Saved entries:
________________________

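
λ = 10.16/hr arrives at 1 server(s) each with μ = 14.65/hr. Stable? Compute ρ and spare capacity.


Total capacity cμ = 1·14.65 = 14.65/hr
ρ = λ/(cμ) = 10.16/14.65 = 0.6935
Stable ⇔ ρ < 1: YES
Spare capacity = cμ − λ = 14.65 − 10.16 = 4.49/hr

Final: ρ = 0.6935; stable; margin = 4.49/hr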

________________________

» PROBLEM DESCRIPTION
Write out the entries verbatim, all of them.

» PROBLEM SOLUTION
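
λ = 10.16/hr arrives at 1 server(s) each with μ = 14.65/hr. Stable? Compute ρ and spare capacity.


Total capacity cμ = 1·14.65 = 14.65/hr
ρ = λ/(cμ) = 10.16/14.65 = 0.6935
Stable ⇔ ρ < 1: YES
Spare capacity = cμ − λ = 14.65 − 10.16 = 4.49/hr

Final: ρ = 0.6935; stable; margin = 4.49/hr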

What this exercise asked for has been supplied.